* **The problem**: Show every line of the material that follows in which the word "sqrt" occurs.

* **Material provided**:
□ □ □
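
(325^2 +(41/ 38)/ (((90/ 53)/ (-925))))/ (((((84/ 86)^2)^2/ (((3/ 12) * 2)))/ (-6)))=-245625450151495/ 709466688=-346211.39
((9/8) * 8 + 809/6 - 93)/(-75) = -61/90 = -0.68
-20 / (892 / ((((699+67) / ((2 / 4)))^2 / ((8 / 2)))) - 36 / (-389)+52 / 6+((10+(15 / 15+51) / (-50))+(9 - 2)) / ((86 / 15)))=-1472200141800 / 849787252981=-1.73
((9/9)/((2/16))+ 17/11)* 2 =210/11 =19.09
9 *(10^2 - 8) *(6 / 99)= 552 / 11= 50.18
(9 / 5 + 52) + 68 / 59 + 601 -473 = 53971 / 295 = 182.95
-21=-21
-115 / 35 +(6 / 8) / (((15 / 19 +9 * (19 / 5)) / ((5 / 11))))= -1117971 / 341264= -3.28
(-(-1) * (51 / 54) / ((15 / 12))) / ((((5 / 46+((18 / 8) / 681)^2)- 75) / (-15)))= 644730848 / 4260417099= 0.15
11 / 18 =0.61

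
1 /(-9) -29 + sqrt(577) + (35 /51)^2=-8277 /289 + sqrt(577)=-4.62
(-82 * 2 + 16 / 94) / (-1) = 7700 / 47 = 163.83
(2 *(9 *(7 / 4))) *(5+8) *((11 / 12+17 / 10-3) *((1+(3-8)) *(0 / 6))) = 0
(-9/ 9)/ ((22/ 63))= -63/ 22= -2.86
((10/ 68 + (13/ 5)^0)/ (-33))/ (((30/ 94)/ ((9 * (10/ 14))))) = -1833/ 2618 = -0.70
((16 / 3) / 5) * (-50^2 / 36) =-2000 / 27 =-74.07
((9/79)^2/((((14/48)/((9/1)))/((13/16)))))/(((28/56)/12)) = 341172/43687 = 7.81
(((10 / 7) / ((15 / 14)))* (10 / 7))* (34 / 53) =1360 / 1113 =1.22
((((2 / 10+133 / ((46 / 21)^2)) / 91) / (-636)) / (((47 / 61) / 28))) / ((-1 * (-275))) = -18018241 / 282655015500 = -0.00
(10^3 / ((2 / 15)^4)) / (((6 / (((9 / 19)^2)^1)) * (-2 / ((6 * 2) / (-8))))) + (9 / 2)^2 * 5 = 513162945 / 5776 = 88844.00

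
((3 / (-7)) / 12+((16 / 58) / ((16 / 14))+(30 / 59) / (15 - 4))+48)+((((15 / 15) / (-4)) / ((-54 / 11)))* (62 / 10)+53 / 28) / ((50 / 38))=177610957753 / 3557169000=49.93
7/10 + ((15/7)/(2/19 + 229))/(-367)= 26092383/37276190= 0.70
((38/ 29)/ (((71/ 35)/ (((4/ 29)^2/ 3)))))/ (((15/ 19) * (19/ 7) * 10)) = 14896/ 77922855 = 0.00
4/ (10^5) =1/ 25000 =0.00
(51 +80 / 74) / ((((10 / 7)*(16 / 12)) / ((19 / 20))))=768873 / 29600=25.98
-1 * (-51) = 51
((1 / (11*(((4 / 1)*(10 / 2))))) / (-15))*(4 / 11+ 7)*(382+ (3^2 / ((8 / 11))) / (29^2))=-13879053 / 16281760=-0.85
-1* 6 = -6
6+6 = 12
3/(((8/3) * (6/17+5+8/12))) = 0.19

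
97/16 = 6.06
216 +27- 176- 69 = -2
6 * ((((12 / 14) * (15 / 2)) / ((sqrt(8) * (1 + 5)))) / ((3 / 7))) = 15 * sqrt(2) / 4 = 5.30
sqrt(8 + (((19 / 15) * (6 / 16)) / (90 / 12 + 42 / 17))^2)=sqrt(367851529) / 6780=2.83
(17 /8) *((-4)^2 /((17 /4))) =8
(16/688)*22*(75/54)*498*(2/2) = 45650/129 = 353.88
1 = 1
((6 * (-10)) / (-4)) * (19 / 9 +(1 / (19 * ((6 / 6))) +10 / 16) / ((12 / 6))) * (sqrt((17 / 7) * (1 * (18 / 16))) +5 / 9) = 167575 / 8208 +33515 * sqrt(238) / 8512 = 81.16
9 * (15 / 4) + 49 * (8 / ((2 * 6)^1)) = 797 / 12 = 66.42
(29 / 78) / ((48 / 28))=203 / 936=0.22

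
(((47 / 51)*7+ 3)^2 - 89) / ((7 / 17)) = 835 / 1071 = 0.78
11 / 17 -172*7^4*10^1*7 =-491436669 / 17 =-28908039.35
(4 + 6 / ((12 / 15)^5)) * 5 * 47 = 2684405 / 512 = 5242.98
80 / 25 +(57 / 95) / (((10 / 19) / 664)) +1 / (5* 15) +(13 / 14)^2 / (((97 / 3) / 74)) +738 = 1069529603 / 712950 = 1500.15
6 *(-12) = -72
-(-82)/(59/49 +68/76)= 39.07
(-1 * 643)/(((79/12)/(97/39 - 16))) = 1355444/1027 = 1319.81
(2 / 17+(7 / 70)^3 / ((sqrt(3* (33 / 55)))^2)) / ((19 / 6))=3617 / 96900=0.04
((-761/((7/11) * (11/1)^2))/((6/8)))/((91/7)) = -3044/3003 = -1.01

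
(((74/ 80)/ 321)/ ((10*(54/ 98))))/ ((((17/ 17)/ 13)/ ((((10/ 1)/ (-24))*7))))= -164983/ 8320320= -0.02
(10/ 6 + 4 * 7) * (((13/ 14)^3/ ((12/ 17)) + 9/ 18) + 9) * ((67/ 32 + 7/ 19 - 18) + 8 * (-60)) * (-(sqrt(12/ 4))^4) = 1407004.40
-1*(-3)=3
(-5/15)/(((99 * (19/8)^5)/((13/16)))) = -26624/735401403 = -0.00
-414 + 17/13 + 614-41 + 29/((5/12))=14944/65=229.91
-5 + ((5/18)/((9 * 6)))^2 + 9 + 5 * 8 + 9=50073577/944784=53.00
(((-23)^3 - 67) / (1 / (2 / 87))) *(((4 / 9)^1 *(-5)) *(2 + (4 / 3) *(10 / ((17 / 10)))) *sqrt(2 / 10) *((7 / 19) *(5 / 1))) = 573203680 *sqrt(5) / 252909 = 5067.92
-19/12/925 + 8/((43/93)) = 8257583/477300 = 17.30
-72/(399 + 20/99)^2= -705672/1561909441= -0.00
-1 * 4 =-4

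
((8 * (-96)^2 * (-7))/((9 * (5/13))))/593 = -745472/2965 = -251.42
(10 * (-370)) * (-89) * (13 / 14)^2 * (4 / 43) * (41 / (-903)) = -2281719700 / 1902621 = -1199.25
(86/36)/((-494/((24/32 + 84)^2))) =-549067/15808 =-34.73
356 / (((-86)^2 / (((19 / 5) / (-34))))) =-1691 / 314330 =-0.01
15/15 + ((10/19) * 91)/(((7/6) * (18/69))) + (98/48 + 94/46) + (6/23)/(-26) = 22148201/136344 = 162.44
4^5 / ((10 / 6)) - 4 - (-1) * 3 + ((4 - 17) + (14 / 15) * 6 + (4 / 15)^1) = 606.27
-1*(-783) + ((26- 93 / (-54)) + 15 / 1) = 14863 / 18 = 825.72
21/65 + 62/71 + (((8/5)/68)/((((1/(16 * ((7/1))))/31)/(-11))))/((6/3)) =-35157359/78455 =-448.12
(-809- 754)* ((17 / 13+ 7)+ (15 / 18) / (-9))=-3004607 / 234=-12840.20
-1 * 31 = -31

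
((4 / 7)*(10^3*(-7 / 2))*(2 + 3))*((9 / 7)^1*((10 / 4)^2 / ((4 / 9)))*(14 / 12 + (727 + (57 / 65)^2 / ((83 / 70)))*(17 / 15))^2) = -123308665691.07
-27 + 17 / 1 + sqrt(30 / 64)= -10 + sqrt(30) / 8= -9.32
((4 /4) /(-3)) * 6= -2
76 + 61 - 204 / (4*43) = 5840 / 43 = 135.81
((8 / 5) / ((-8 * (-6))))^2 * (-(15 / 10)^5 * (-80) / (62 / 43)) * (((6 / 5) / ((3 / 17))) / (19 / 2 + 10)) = 0.16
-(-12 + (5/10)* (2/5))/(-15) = -0.79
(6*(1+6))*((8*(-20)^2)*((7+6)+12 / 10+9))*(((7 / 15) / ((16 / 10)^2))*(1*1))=568400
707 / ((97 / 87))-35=58114 / 97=599.11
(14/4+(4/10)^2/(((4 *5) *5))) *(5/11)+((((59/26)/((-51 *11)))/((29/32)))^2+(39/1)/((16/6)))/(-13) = 271349439023051/581502753117000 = 0.47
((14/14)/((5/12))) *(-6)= -72/5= -14.40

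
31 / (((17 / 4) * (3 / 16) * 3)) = 1984 / 153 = 12.97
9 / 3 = 3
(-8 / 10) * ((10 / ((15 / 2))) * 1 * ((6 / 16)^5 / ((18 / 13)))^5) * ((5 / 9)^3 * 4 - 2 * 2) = 367844059323 / 23611832414348226068480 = 0.00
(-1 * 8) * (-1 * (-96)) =-768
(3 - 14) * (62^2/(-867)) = 42284/867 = 48.77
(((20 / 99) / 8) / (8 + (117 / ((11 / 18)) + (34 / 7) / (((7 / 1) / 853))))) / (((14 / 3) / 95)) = 3325 / 5118336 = 0.00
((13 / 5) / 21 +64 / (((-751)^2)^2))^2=17100397355957823974757289 / 1115573255838392475272411025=0.02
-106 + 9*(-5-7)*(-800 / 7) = 85658 / 7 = 12236.86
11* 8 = 88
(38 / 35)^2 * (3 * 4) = 17328 / 1225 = 14.15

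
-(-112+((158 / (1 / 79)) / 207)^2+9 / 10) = -1510398001 / 428490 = -3524.93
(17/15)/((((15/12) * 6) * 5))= 34/1125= 0.03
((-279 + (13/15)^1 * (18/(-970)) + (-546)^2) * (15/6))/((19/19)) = 361127343/485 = 744592.46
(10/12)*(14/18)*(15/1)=175/18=9.72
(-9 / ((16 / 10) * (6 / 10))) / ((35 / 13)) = -195 / 56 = -3.48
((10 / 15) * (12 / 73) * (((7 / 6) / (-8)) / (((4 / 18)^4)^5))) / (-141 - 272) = 448667026.38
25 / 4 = 6.25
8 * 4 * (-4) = -128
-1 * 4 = -4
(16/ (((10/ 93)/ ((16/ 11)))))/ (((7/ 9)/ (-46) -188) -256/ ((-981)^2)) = -526973485824/ 457779201385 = -1.15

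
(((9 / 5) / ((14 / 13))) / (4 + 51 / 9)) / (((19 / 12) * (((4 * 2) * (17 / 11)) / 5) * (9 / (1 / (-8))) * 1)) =-1287 / 2098208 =-0.00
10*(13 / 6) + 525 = 1640 / 3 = 546.67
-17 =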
□ □ □
* **Response area**:
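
1 /(-9) -29 + sqrt(577) + (35 /51)^2=-8277 /289 + sqrt(577)=-4.62
6 * ((((12 / 14) * (15 / 2)) / ((sqrt(8) * (1 + 5)))) / ((3 / 7))) = 15 * sqrt(2) / 4 = 5.30
sqrt(8 + (((19 / 15) * (6 / 16)) / (90 / 12 + 42 / 17))^2)=sqrt(367851529) / 6780=2.83
((6 * (-10)) / (-4)) * (19 / 9 +(1 / (19 * ((6 / 6))) +10 / 16) / ((12 / 6))) * (sqrt((17 / 7) * (1 * (18 / 16))) +5 / 9) = 167575 / 8208 +33515 * sqrt(238) / 8512 = 81.16
(2 / 17+(7 / 70)^3 / ((sqrt(3* (33 / 55)))^2)) / ((19 / 6))=3617 / 96900=0.04
(10/ 6 + 4 * 7) * (((13/ 14)^3/ ((12/ 17)) + 9/ 18) + 9) * ((67/ 32 + 7/ 19 - 18) + 8 * (-60)) * (-(sqrt(12/ 4))^4) = 1407004.40
(((-23)^3 - 67) / (1 / (2 / 87))) *(((4 / 9)^1 *(-5)) *(2 + (4 / 3) *(10 / ((17 / 10)))) *sqrt(2 / 10) *((7 / 19) *(5 / 1))) = 573203680 *sqrt(5) / 252909 = 5067.92
-27 + 17 / 1 + sqrt(30 / 64)= -10 + sqrt(30) / 8= -9.32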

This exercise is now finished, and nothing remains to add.